* _Problem to work on_
The entries that follow include a run beginning at the line with "Compute the optimal" and ending at the line with "A supplier offers"; restate that run word for word and leave the rest out.
** Opening Exercise materials block **
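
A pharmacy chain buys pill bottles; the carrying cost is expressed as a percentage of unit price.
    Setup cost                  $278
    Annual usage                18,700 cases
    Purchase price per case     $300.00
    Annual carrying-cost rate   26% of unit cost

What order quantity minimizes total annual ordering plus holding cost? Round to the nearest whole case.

Carrying cost H = $300 × 26% = $78.0000/case/yr
Optimal lot size Q* = (2 × 18,700 × $278 / $78)^½ ≈ 365.10

365 cases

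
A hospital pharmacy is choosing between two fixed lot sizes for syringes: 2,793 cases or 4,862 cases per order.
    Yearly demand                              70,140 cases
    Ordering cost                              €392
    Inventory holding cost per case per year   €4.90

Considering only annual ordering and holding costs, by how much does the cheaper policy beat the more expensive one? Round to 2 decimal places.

€879.90

Annual cost at Q: ordering D·S/Q plus holding Q·H/2.
TC(2,793) = (70,140/2,793)×392 + (2,793/2)×4.9 = €16,687.06
TC(4,862) = (70,140/4,862)×392 + (4,862/2)×4.9 = €17,566.96
Cheaper: Q = 2,793.  Difference = €879.90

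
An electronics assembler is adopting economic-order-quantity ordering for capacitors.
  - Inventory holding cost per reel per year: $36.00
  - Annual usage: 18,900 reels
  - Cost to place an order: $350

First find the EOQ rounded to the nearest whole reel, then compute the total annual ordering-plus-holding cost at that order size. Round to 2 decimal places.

$21,823.84

Optimal lot size Q* = (2 × 18,900 × $350 / $36)^½ ≈ 606.22 → Q = 606 reels
Ordering: D/Q × S = 18,900/606 × $350 = $10,915.84
Holding:  Q/2 × H = 606/2 × $36 = $10,908.00
Total = $10,915.84 + $10,908.00 = $21,823.84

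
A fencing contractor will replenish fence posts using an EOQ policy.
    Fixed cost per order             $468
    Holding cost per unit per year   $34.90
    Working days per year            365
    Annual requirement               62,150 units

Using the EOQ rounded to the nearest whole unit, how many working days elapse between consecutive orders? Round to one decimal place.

7.6 days

EOQ = √(2DS/H) = √(2 × 62,150 × 468 / 34.9)
    = √(1,666,830.95) ≈ 1,291.06 → Q = 1,291 units
Cycle time = (working days × Q)/D = (365 × 1,291) / 62,150 = 7.582 days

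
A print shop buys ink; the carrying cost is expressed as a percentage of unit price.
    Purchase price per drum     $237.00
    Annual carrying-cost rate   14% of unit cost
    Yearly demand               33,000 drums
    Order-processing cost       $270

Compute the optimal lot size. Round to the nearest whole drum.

733 drums

Holding cost per drum per year: H = 14% × $237 = $33.1800
EOQ = √(2DS/H) = √(2 × 33,000 × 270 / 33.18)
    = √(537,070.52) ≈ 732.85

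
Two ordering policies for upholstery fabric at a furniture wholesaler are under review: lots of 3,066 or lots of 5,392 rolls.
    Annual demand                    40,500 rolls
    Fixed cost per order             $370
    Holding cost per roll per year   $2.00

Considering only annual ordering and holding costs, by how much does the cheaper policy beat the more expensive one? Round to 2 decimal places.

For each Q, cost = (D/Q)·S + (Q/2)·H.
TC(3,066) = (40,500/3,066)×370 + (3,066/2)×2 = $7,953.48
TC(5,392) = (40,500/5,392)×370 + (5,392/2)×2 = $8,171.12
Cheaper: Q = 3,066.  Difference = $217.64

$217.64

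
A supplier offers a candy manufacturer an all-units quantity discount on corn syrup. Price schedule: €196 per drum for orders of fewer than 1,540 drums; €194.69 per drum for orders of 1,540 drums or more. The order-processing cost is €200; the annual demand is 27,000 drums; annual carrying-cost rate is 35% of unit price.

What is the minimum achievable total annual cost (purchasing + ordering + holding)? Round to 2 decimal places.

€5,312,605.45

H₁ = 35%×€196 = €68.6000;  H₂ = 35%×€194.69 = €68.1415
EOQ₁ = √(2×27,000×200/68.6000) = 396.78  (< 1,540, feasible at tier 1)
EOQ₂ = √(2×27,000×200/68.1415) = 398.11  (< 1,540 → use Q = 1,540 at tier-2 price)
TC(tier 1 (EOQ₁), Q≈396.8) = €5,319,219.11
TC(tier 2, Q≈1,540.0) = €5,312,605.45
Minimum at tier 2: €5,312,605.45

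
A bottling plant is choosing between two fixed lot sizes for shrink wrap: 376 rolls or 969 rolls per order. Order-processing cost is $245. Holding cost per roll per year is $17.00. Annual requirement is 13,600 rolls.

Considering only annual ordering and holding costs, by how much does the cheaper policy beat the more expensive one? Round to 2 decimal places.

Annual cost at Q: ordering D·S/Q plus holding Q·H/2.
TC(376) = (13,600/376)×245 + (376/2)×17 = $12,057.70
TC(969) = (13,600/969)×245 + (969/2)×17 = $11,675.10
Cheaper: Q = 969.  Difference = $382.61

$382.61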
** Closing Exercise materials block **
* _The completed task_
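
Compute the optimal lot size. Round to the nearest whole drum.

733 drums

Holding cost per drum per year: H = 14% × $237 = $33.1800
EOQ = √(2DS/H) = √(2 × 33,000 × 270 / 33.18)
    = √(537,070.52) ≈ 732.85

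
Two ordering policies for upholstery fabric at a furniture wholesaler are under review: lots of 3,066 or lots of 5,392 rolls.
    Annual demand                    40,500 rolls
    Fixed cost per order             $370
    Holding cost per roll per year   $2.00

Considering only annual ordering and holding costs, by how much does the cheaper policy beat the more expensive one? Round to 2 decimal places.

For each Q, cost = (D/Q)·S + (Q/2)·H.
TC(3,066) = (40,500/3,066)×370 + (3,066/2)×2 = $7,953.48
TC(5,392) = (40,500/5,392)×370 + (5,392/2)×2 = $8,171.12
Cheaper: Q = 3,066.  Difference = $217.64

$217.64

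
A supplier offers a candy manufacturer an all-units quantity discount on corn syrup. Price schedule: €196 per drum for orders of fewer than 1,540 drums; €194.69 per drum for orders of 1,540 drums or more. The order-processing cost is €200; the annual demand is 27,000 drums; annual carrying-cost rate is 35% of unit price.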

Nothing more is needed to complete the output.